## To do
In the entries below, find the line with "S_i = 7.30 +" and the line with "[1.45, 9.29, 59.58, 381.89, 2447.94]". Reproduce those two lines and every line between them exactly, and nothing more.

** Opening Input data block **

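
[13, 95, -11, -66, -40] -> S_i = Random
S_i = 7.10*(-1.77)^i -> [7.1, -12.57, 22.24, -39.37, 69.69]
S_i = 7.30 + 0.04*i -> [7.3, 7.34, 7.38, 7.42, 7.46]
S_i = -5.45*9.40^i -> [-5.45, -51.23, -481.56, -4526.68, -42550.82]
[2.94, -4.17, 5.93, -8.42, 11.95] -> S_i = 2.94*(-1.42)^i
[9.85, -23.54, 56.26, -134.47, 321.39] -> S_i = 9.85*(-2.39)^i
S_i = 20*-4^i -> [20, -80, 320, -1280, 5120]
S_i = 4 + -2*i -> [4, 2, 0, -2, -4]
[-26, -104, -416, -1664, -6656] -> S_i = -26*4^i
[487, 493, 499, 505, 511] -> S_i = 487 + 6*i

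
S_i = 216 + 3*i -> [216, 219, 222, 225, 228]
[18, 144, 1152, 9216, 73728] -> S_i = 18*8^i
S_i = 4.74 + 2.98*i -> [4.74, 7.72, 10.7, 13.68, 16.66]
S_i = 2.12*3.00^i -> [2.12, 6.36, 19.08, 57.24, 171.72]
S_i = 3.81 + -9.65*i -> [3.81, -5.84, -15.49, -25.14, -34.79]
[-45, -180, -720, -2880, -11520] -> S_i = -45*4^i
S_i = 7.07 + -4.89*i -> [7.07, 2.18, -2.71, -7.6, -12.49]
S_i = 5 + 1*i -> [5, 6, 7, 8, 9]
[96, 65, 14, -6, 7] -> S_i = Random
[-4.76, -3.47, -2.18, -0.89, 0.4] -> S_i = -4.76 + 1.29*i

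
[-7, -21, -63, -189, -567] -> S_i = -7*3^i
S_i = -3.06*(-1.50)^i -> [-3.06, 4.59, -6.88, 10.33, -15.49]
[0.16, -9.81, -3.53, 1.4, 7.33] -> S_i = Random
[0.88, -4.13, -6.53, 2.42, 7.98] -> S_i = Random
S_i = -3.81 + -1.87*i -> [-3.81, -5.68, -7.55, -9.42, -11.29]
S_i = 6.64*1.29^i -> [6.64, 8.57, 11.05, 14.25, 18.39]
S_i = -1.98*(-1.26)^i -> [-1.98, 2.49, -3.14, 3.96, -4.99]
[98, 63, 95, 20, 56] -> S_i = Random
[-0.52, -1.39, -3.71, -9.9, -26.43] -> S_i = -0.52*2.67^i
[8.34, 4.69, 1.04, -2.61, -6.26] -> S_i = 8.34 + -3.65*i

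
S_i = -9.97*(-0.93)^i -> [-9.97, 9.27, -8.62, 8.02, -7.46]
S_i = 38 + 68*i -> [38, 106, 174, 242, 310]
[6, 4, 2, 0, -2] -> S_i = 6 + -2*i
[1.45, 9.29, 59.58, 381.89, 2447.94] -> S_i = 1.45*6.41^i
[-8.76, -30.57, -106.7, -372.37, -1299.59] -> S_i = -8.76*3.49^i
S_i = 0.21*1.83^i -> [0.21, 0.38, 0.7, 1.29, 2.36]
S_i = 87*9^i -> [87, 783, 7047, 63423, 570807]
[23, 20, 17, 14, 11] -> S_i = 23 + -3*i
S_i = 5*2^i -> [5, 10, 20, 40, 80]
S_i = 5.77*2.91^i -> [5.77, 16.79, 48.86, 142.19, 413.76]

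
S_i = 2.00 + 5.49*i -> [2.0, 7.49, 12.98, 18.47, 23.96]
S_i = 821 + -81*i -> [821, 740, 659, 578, 497]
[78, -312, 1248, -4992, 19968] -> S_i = 78*-4^i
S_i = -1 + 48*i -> [-1, 47, 95, 143, 191]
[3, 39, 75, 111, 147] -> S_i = 3 + 36*i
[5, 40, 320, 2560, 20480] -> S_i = 5*8^i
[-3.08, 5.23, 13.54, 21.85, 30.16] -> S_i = -3.08 + 8.31*i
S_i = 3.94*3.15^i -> [3.94, 12.41, 39.09, 123.15, 387.92]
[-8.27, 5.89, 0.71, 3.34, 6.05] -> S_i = Random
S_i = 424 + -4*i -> [424, 420, 416, 412, 408]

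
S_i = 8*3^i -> [8, 24, 72, 216, 648]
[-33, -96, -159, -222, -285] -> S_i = -33 + -63*i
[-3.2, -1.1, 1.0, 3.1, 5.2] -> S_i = -3.20 + 2.10*i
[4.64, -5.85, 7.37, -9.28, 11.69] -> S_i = 4.64*(-1.26)^i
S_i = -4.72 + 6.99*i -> [-4.72, 2.27, 9.26, 16.25, 23.24]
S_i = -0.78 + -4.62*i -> [-0.78, -5.4, -10.02, -14.64, -19.26]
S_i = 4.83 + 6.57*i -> [4.83, 11.4, 17.97, 24.54, 31.11]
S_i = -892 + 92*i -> [-892, -800, -708, -616, -524]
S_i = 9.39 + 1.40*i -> [9.39, 10.79, 12.19, 13.59, 14.99]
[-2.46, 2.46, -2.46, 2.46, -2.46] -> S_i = -2.46*(-1.00)^i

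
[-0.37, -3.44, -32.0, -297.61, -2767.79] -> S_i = -0.37*9.30^i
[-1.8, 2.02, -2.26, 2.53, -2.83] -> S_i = -1.80*(-1.12)^i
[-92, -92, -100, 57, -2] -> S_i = Random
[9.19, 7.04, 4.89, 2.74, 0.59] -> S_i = 9.19 + -2.15*i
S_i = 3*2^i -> [3, 6, 12, 24, 48]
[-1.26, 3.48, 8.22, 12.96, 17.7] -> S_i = -1.26 + 4.74*i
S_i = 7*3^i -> [7, 21, 63, 189, 567]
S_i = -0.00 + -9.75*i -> [-0.0, -9.75, -19.5, -29.25, -39.0]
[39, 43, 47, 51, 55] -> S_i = 39 + 4*i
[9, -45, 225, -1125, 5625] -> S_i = 9*-5^i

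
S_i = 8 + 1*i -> [8, 9, 10, 11, 12]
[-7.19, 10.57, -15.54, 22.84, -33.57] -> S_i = -7.19*(-1.47)^i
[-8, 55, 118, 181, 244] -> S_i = -8 + 63*i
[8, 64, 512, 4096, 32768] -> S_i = 8*8^i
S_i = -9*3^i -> [-9, -27, -81, -243, -729]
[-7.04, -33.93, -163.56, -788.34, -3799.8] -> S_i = -7.04*4.82^i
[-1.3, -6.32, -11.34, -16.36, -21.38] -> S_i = -1.30 + -5.02*i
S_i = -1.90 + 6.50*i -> [-1.9, 4.6, 11.1, 17.6, 24.1]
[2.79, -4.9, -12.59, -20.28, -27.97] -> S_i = 2.79 + -7.69*i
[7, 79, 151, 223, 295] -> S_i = 7 + 72*i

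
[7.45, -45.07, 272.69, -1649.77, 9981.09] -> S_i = 7.45*(-6.05)^i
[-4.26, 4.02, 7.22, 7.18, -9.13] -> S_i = Random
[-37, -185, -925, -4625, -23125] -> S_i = -37*5^i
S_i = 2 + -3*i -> [2, -1, -4, -7, -10]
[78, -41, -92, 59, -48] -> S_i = Random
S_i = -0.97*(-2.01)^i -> [-0.97, 1.95, -3.92, 7.88, -15.83]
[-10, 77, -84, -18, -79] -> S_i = Random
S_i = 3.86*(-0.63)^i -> [3.86, -2.43, 1.53, -0.97, 0.61]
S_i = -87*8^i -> [-87, -696, -5568, -44544, -356352]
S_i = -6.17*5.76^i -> [-6.17, -35.54, -204.71, -1179.11, -6791.65]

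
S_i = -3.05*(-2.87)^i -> [-3.05, 8.75, -25.12, 72.1, -206.93]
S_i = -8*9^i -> [-8, -72, -648, -5832, -52488]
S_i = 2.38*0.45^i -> [2.38, 1.07, 0.48, 0.22, 0.1]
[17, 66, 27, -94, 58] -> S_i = Random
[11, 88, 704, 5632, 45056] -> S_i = 11*8^i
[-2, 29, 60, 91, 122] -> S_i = -2 + 31*i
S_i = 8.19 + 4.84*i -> [8.19, 13.03, 17.87, 22.71, 27.55]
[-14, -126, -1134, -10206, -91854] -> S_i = -14*9^i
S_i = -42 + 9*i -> [-42, -33, -24, -15, -6]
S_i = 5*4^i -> [5, 20, 80, 320, 1280]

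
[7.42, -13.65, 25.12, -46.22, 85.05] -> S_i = 7.42*(-1.84)^i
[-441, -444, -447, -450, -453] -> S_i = -441 + -3*i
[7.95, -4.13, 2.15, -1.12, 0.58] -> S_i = 7.95*(-0.52)^i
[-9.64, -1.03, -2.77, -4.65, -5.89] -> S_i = Random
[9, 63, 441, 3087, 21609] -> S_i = 9*7^i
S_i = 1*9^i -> [1, 9, 81, 729, 6561]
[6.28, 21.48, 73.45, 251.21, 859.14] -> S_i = 6.28*3.42^i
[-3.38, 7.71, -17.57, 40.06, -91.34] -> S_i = -3.38*(-2.28)^i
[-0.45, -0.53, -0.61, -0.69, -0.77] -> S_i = -0.45 + -0.08*i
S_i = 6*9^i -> [6, 54, 486, 4374, 39366]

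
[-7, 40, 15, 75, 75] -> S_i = Random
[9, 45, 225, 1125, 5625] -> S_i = 9*5^i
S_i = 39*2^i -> [39, 78, 156, 312, 624]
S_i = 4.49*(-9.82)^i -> [4.49, -44.09, 432.98, -4251.88, 41753.44]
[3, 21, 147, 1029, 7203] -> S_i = 3*7^i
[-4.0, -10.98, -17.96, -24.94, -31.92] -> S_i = -4.00 + -6.98*i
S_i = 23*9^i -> [23, 207, 1863, 16767, 150903]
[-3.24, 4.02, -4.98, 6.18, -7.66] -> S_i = -3.24*(-1.24)^i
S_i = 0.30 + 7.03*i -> [0.3, 7.33, 14.36, 21.39, 28.42]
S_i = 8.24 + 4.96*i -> [8.24, 13.2, 18.16, 23.12, 28.08]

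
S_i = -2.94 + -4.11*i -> [-2.94, -7.05, -11.16, -15.27, -19.38]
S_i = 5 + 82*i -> [5, 87, 169, 251, 333]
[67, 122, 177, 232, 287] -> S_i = 67 + 55*i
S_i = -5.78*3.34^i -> [-5.78, -19.31, -64.48, -215.36, -719.31]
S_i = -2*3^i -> [-2, -6, -18, -54, -162]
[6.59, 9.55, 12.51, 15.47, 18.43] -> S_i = 6.59 + 2.96*i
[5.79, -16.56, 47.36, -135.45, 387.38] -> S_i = 5.79*(-2.86)^i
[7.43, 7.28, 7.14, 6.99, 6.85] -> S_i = 7.43*0.98^i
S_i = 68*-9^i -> [68, -612, 5508, -49572, 446148]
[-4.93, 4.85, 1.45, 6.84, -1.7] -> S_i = Random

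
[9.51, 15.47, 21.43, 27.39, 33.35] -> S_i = 9.51 + 5.96*i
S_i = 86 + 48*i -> [86, 134, 182, 230, 278]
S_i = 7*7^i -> [7, 49, 343, 2401, 16807]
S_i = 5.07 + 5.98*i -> [5.07, 11.05, 17.03, 23.01, 28.99]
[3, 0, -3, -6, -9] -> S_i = 3 + -3*i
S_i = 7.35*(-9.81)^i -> [7.35, -72.1, 707.34, -6938.96, 68071.19]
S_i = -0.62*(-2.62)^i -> [-0.62, 1.62, -4.26, 11.15, -29.21]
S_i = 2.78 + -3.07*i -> [2.78, -0.29, -3.36, -6.43, -9.5]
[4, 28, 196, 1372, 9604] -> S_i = 4*7^i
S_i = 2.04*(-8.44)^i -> [2.04, -17.22, 145.32, -1226.47, 10351.42]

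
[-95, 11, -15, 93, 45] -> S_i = Random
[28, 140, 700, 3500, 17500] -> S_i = 28*5^i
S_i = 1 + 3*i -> [1, 4, 7, 10, 13]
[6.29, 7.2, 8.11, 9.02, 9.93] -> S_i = 6.29 + 0.91*i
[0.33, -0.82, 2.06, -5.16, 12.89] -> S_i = 0.33*(-2.50)^i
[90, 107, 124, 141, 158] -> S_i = 90 + 17*i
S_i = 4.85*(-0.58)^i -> [4.85, -2.81, 1.63, -0.95, 0.55]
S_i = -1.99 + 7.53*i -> [-1.99, 5.54, 13.07, 20.6, 28.13]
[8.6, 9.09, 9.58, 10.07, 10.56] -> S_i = 8.60 + 0.49*i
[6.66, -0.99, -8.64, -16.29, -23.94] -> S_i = 6.66 + -7.65*i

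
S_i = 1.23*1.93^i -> [1.23, 2.37, 4.58, 8.84, 17.07]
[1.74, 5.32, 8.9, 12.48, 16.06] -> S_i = 1.74 + 3.58*i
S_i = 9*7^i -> [9, 63, 441, 3087, 21609]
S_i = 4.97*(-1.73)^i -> [4.97, -8.6, 14.87, -25.73, 44.52]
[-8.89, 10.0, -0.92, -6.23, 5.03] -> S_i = Random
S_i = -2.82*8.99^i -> [-2.82, -25.35, -227.91, -2048.94, -18419.93]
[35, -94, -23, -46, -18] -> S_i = Random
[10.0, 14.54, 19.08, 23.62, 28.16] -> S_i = 10.00 + 4.54*i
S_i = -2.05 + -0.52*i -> [-2.05, -2.57, -3.09, -3.61, -4.13]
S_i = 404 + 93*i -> [404, 497, 590, 683, 776]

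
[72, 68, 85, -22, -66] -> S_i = Random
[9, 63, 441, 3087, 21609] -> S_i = 9*7^i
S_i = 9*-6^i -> [9, -54, 324, -1944, 11664]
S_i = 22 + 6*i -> [22, 28, 34, 40, 46]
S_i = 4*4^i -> [4, 16, 64, 256, 1024]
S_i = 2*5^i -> [2, 10, 50, 250, 1250]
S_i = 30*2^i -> [30, 60, 120, 240, 480]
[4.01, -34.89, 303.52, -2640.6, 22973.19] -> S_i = 4.01*(-8.70)^i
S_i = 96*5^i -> [96, 480, 2400, 12000, 60000]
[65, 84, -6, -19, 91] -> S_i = Random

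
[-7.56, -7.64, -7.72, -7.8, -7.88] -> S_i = -7.56 + -0.08*i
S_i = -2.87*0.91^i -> [-2.87, -2.61, -2.38, -2.16, -1.97]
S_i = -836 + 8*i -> [-836, -828, -820, -812, -804]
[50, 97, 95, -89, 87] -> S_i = Random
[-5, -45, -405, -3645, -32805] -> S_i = -5*9^i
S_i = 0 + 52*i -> [0, 52, 104, 156, 208]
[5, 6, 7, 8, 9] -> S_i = 5 + 1*i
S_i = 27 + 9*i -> [27, 36, 45, 54, 63]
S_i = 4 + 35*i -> [4, 39, 74, 109, 144]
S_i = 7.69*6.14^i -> [7.69, 47.22, 289.91, 1780.05, 10929.49]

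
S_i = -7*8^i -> [-7, -56, -448, -3584, -28672]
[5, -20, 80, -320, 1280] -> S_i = 5*-4^i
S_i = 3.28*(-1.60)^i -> [3.28, -5.25, 8.4, -13.43, 21.5]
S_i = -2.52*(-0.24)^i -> [-2.52, 0.6, -0.15, 0.03, -0.01]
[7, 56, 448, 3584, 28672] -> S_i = 7*8^i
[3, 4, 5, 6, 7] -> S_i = 3 + 1*i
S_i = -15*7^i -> [-15, -105, -735, -5145, -36015]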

** Closing Input data block **

## Solution to the problem
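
S_i = 7.30 + 0.04*i -> [7.3, 7.34, 7.38, 7.42, 7.46]
S_i = -5.45*9.40^i -> [-5.45, -51.23, -481.56, -4526.68, -42550.82]
[2.94, -4.17, 5.93, -8.42, 11.95] -> S_i = 2.94*(-1.42)^i
[9.85, -23.54, 56.26, -134.47, 321.39] -> S_i = 9.85*(-2.39)^i
S_i = 20*-4^i -> [20, -80, 320, -1280, 5120]
S_i = 4 + -2*i -> [4, 2, 0, -2, -4]
[-26, -104, -416, -1664, -6656] -> S_i = -26*4^i
[487, 493, 499, 505, 511] -> S_i = 487 + 6*i

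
S_i = 216 + 3*i -> [216, 219, 222, 225, 228]
[18, 144, 1152, 9216, 73728] -> S_i = 18*8^i
S_i = 4.74 + 2.98*i -> [4.74, 7.72, 10.7, 13.68, 16.66]
S_i = 2.12*3.00^i -> [2.12, 6.36, 19.08, 57.24, 171.72]
S_i = 3.81 + -9.65*i -> [3.81, -5.84, -15.49, -25.14, -34.79]
[-45, -180, -720, -2880, -11520] -> S_i = -45*4^i
S_i = 7.07 + -4.89*i -> [7.07, 2.18, -2.71, -7.6, -12.49]
S_i = 5 + 1*i -> [5, 6, 7, 8, 9]
[96, 65, 14, -6, 7] -> S_i = Random
[-4.76, -3.47, -2.18, -0.89, 0.4] -> S_i = -4.76 + 1.29*i

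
[-7, -21, -63, -189, -567] -> S_i = -7*3^i
S_i = -3.06*(-1.50)^i -> [-3.06, 4.59, -6.88, 10.33, -15.49]
[0.16, -9.81, -3.53, 1.4, 7.33] -> S_i = Random
[0.88, -4.13, -6.53, 2.42, 7.98] -> S_i = Random
S_i = -3.81 + -1.87*i -> [-3.81, -5.68, -7.55, -9.42, -11.29]
S_i = 6.64*1.29^i -> [6.64, 8.57, 11.05, 14.25, 18.39]
S_i = -1.98*(-1.26)^i -> [-1.98, 2.49, -3.14, 3.96, -4.99]
[98, 63, 95, 20, 56] -> S_i = Random
[-0.52, -1.39, -3.71, -9.9, -26.43] -> S_i = -0.52*2.67^i
[8.34, 4.69, 1.04, -2.61, -6.26] -> S_i = 8.34 + -3.65*i

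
S_i = -9.97*(-0.93)^i -> [-9.97, 9.27, -8.62, 8.02, -7.46]
S_i = 38 + 68*i -> [38, 106, 174, 242, 310]
[6, 4, 2, 0, -2] -> S_i = 6 + -2*i
[1.45, 9.29, 59.58, 381.89, 2447.94] -> S_i = 1.45*6.41^i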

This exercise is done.